Input START

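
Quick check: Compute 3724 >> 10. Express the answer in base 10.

3

3724 = 111010001100
shift right by 10 → 000000000011 = 3
(equivalently, floor(3724 / 1024))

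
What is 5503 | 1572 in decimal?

5503 = 1010101111111
1572 = 0011000100100
 OR → 1011101111111 = 6015

6015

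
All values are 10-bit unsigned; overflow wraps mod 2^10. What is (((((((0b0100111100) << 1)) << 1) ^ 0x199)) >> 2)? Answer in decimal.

90

0b0100111100 = 0100111100
→ << 1 (mod 2^10) → 1001111000 = 632
→ << 1 (mod 2^10) → 0011110000 = 240
0x199 = 0110011001
→ ^ → 0101101001 = 361
→ >> 2 → 0001011010 = 90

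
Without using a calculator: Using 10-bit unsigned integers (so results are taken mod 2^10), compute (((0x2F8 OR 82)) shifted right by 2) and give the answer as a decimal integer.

0x2F8 = 1011111000
82 = 0001010010
→ OR → 1011111010 = 762
→ shifted right by 2 → 0010111110 = 190

190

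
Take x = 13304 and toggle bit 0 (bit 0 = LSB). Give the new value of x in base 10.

13305

x = 11001111111000
bit 0 is currently 0; toggle it via x ^ (1 << 0) = x ^ 1
→ 11001111111001 = 13305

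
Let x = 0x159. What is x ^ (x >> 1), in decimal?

x = 101011001 = 345
x>>1 = 010101100
XOR  = 111110101 = 501
(x ^ (x >> 1) gives the standard binary-reflected Gray code of x.)

501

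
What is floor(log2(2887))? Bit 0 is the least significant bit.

2887 = 101101000111
The topmost 1 is at position 11 (since 2^11 = 2048 ≤ 2887 < 4096).

11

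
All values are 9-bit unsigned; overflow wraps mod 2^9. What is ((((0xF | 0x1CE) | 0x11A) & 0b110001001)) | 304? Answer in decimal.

0xF = 000001111
0x1CE = 111001110
→ | → 111001111 = 463
0x11A = 100011010
→ | → 111011111 = 479
0b110001001 = 110001001
→ & → 110001001 = 393
304 = 100110000
→ | → 110111001 = 441

441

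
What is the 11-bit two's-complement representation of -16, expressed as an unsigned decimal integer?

2032

16 in 11 bits: 00000010000
Invert: 11111101111
Add 1:  11111110000 = 2032
(Check: 2^11 - 16 = 2048 - 16 = 2032.)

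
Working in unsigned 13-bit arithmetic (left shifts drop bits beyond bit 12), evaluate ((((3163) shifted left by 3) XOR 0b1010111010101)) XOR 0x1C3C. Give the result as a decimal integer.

2865

3163 = 0110001011011
→ shifted left by 3 (mod 2^13) → 0001011011000 = 728
0b1010111010101 = 1010111010101
→ XOR → 1011100001101 = 5901
0x1C3C = 1110000111100
→ XOR → 0101100110001 = 2865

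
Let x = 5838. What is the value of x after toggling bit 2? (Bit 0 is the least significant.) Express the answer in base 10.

5834

x = 001011011001110
bit 2 is currently 1; toggle it via x ^ (1 << 2) = x ^ 4
→ 001011011001010 = 5834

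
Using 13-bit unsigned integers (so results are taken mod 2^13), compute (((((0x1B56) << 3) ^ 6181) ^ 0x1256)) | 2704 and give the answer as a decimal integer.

0x1B56 = 1101101010110
→ << 3 (mod 2^13) → 1101010110000 = 6832
6181 = 1100000100101
→ ^ → 0001010010101 = 661
0x1256 = 1001001010110
→ ^ → 1000011000011 = 4291
2704 = 0101010010000
→ | → 1101011010011 = 6867

6867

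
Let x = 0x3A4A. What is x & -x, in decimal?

x = 11101001001010 = 14922
-x (two's complement) = …00010110110110
AND   = 00000000000010 = 2
(x & -x isolates the lowest set bit of x.)

2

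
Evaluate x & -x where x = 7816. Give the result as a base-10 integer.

x = 1111010001000 = 7816
-x (two's complement) = …0000101111000
AND   = 0000000001000 = 8
(x & -x isolates the lowest set bit of x.)

8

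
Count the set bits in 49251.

49251 = 1100000001100011
Count the 1s: 1 + 1 + 1 + 1 + 1 + 1 = 6

6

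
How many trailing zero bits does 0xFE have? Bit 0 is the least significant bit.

1

0xFE = 11111110
Trailing zeros: 1, so the lowest set bit is bit 1 (value 2).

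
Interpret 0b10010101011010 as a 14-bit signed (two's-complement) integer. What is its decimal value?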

Input END

# [Exercise]
Send back exactly the lines from the line with "Evaluate x &" through the end of the records.

# [Result for this task]
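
Evaluate x & -x where x = 7816. Give the result as a base-10 integer.

x = 1111010001000 = 7816
-x (two's complement) = …0000101111000
AND   = 0000000001000 = 8
(x & -x isolates the lowest set bit of x.)

8

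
Count the set bits in 49251.

49251 = 1100000001100011
Count the 1s: 1 + 1 + 1 + 1 + 1 + 1 = 6

6

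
How many trailing zero bits does 0xFE have? Bit 0 is the least significant bit.

1

0xFE = 11111110
Trailing zeros: 1, so the lowest set bit is bit 1 (value 2).

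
Interpret 0b10010101011010 as a 14-bit signed (two's-complement) integer. What is its decimal value?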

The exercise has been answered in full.